Your assignment — All the data should be printed again exactly as written.

Stored data entries —
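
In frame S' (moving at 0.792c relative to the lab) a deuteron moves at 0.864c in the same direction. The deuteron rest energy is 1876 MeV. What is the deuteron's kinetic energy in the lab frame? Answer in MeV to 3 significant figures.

u_lab = (0.864 + 0.792)/(1 + 0.864×0.792) = 0.983205
γ = 1/√(1 − 0.983205²) = 5.4793
K = (γ − 1)m₀c² = (5.4793 − 1) × 1876 = 4.4793 × 1876 = 8400 MeV

K ≈ 8400 MeV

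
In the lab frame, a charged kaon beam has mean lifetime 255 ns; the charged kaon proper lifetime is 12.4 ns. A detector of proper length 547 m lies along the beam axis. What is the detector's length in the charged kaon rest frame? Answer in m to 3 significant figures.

L ≈ 26.6 m

Time dilation ⇒ γ = Δt/τ₀ = 255/12.4 = 20.565
Length contraction: L = L₀/γ = 547/20.565 = 26.6 m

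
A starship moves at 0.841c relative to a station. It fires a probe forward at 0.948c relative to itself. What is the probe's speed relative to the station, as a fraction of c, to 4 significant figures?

Relativistic velocity addition: u = (u' + v)/(1 + u'v/c²)
= (0.948 + 0.841)/(1 + 0.948×0.841) = 1.789/1.79727 = 0.9954

u ≈ 0.9954c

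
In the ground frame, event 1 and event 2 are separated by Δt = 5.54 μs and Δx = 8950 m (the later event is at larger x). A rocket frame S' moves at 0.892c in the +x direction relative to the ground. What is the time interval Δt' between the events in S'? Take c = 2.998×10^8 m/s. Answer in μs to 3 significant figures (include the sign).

γ = 1/√(1 − 0.892²) = 2.2122
Δt' = γ(Δt − vΔx/c²) = 2.2122 × (5.54 μs − 0.892×8950 m / (2.998×10^8 m/s))
= 2.2122 × (-21.089 μs) = -46.7 μs

Δt' ≈ -46.7 μs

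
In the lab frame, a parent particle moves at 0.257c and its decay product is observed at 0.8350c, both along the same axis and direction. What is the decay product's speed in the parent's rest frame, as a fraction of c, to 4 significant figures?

u' ≈ 0.7359c

Inverse velocity addition: u' = (u − v)/(1 − uv/c²)
= (0.8350 − 0.257)/(1 − 0.8350×0.257) = 0.5780/0.785405 = 0.7359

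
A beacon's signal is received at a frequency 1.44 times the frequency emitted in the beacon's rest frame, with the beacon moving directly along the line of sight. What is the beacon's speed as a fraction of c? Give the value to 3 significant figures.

β ≈ 0.349

f_obs/f_src = √((1+β)/(1−β)) = 1.44  ⇒  (1+β)/(1−β) = 2.0736
β = |1 − D²|/(1 + D²) = |1 − 2.0736|/(1 + 2.0736) = 0.349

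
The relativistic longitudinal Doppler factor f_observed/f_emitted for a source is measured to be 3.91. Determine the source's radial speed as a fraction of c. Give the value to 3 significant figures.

f_obs/f_src = √((1+β)/(1−β)) = 3.91  ⇒  (1+β)/(1−β) = 15.288
β = |1 − D²|/(1 + D²) = |1 − 15.288|/(1 + 15.288) = 0.877

β ≈ 0.877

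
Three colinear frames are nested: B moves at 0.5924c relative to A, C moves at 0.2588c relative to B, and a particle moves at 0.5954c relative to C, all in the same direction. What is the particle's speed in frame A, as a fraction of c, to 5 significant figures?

Compose boost 2: (0.2588 + 0.5924)/(1 + 0.2588×0.5924) = 0.85120/1.153313 = 0.7380476
Compose boost 3: (0.5954 + 0.7380476)/(1 + 0.5954×0.7380476) = 1.333448/1.439434 = 0.92637

u ≈ 0.92637c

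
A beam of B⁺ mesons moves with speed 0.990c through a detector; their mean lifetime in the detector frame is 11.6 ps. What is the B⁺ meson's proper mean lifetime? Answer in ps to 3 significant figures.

γ = 1/√(1 − 0.990²) = 7.0888
Proper time: τ₀ = Δt/γ = 11.6/7.0888 = 1.64 ps

τ₀ ≈ 1.64 ps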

Expected answer —
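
In frame S' (moving at 0.792c relative to the lab) a deuteron moves at 0.864c in the same direction. The deuteron rest energy is 1876 MeV. What is the deuteron's kinetic energy in the lab frame? Answer in MeV to 3 significant figures.

u_lab = (0.864 + 0.792)/(1 + 0.864×0.792) = 0.983205
γ = 1/√(1 − 0.983205²) = 5.4793
K = (γ − 1)m₀c² = (5.4793 − 1) × 1876 = 4.4793 × 1876 = 8400 MeV

K ≈ 8400 MeV

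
In the lab frame, a charged kaon beam has mean lifetime 255 ns; the charged kaon proper lifetime is 12.4 ns. A detector of proper length 547 m lies along the beam axis. What is the detector's length in the charged kaon rest frame? Answer in m to 3 significant figures.

L ≈ 26.6 m

Time dilation ⇒ γ = Δt/τ₀ = 255/12.4 = 20.565
Length contraction: L = L₀/γ = 547/20.565 = 26.6 m

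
A starship moves at 0.841c relative to a station. It fires a probe forward at 0.948c relative to itself. What is the probe's speed relative to the station, as a fraction of c, to 4 significant figures?

Relativistic velocity addition: u = (u' + v)/(1 + u'v/c²)
= (0.948 + 0.841)/(1 + 0.948×0.841) = 1.789/1.79727 = 0.9954

u ≈ 0.9954c

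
In the ground frame, event 1 and event 2 are separated by Δt = 5.54 μs and Δx = 8950 m (the later event is at larger x). A rocket frame S' moves at 0.892c in the +x direction relative to the ground. What is the time interval Δt' between the events in S'? Take c = 2.998×10^8 m/s. Answer in μs to 3 significant figures (include the sign).

γ = 1/√(1 − 0.892²) = 2.2122
Δt' = γ(Δt − vΔx/c²) = 2.2122 × (5.54 μs − 0.892×8950 m / (2.998×10^8 m/s))
= 2.2122 × (-21.089 μs) = -46.7 μs

Δt' ≈ -46.7 μs

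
In the lab frame, a parent particle moves at 0.257c and its decay product is observed at 0.8350c, both along the same axis and direction. What is the decay product's speed in the parent's rest frame, as a fraction of c, to 4 significant figures?

u' ≈ 0.7359c

Inverse velocity addition: u' = (u − v)/(1 − uv/c²)
= (0.8350 − 0.257)/(1 − 0.8350×0.257) = 0.5780/0.785405 = 0.7359

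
A beacon's signal is received at a frequency 1.44 times the frequency emitted in the beacon's rest frame, with the beacon moving directly along the line of sight. What is the beacon's speed as a fraction of c? Give the value to 3 significant figures.

β ≈ 0.349

f_obs/f_src = √((1+β)/(1−β)) = 1.44  ⇒  (1+β)/(1−β) = 2.0736
β = |1 − D²|/(1 + D²) = |1 − 2.0736|/(1 + 2.0736) = 0.349

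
The relativistic longitudinal Doppler factor f_observed/f_emitted for a source is measured to be 3.91. Determine the source's radial speed as a fraction of c. Give the value to 3 significant figures.

f_obs/f_src = √((1+β)/(1−β)) = 3.91  ⇒  (1+β)/(1−β) = 15.288
β = |1 − D²|/(1 + D²) = |1 − 15.288|/(1 + 15.288) = 0.877

β ≈ 0.877

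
Three colinear frames are nested: B moves at 0.5924c relative to A, C moves at 0.2588c relative to B, and a particle moves at 0.5954c relative to C, all in the same direction. What is the particle's speed in frame A, as a fraction of c, to 5 significant figures?

Compose boost 2: (0.2588 + 0.5924)/(1 + 0.2588×0.5924) = 0.85120/1.153313 = 0.7380476
Compose boost 3: (0.5954 + 0.7380476)/(1 + 0.5954×0.7380476) = 1.333448/1.439434 = 0.92637

u ≈ 0.92637c

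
A beam of B⁺ mesons moves with speed 0.990c through a detector; their mean lifetime in the detector frame is 11.6 ps. What is the B⁺ meson's proper mean lifetime? Answer in ps to 3 significant figures.

γ = 1/√(1 − 0.990²) = 7.0888
Proper time: τ₀ = Δt/γ = 11.6/7.0888 = 1.64 ps

τ₀ ≈ 1.64 ps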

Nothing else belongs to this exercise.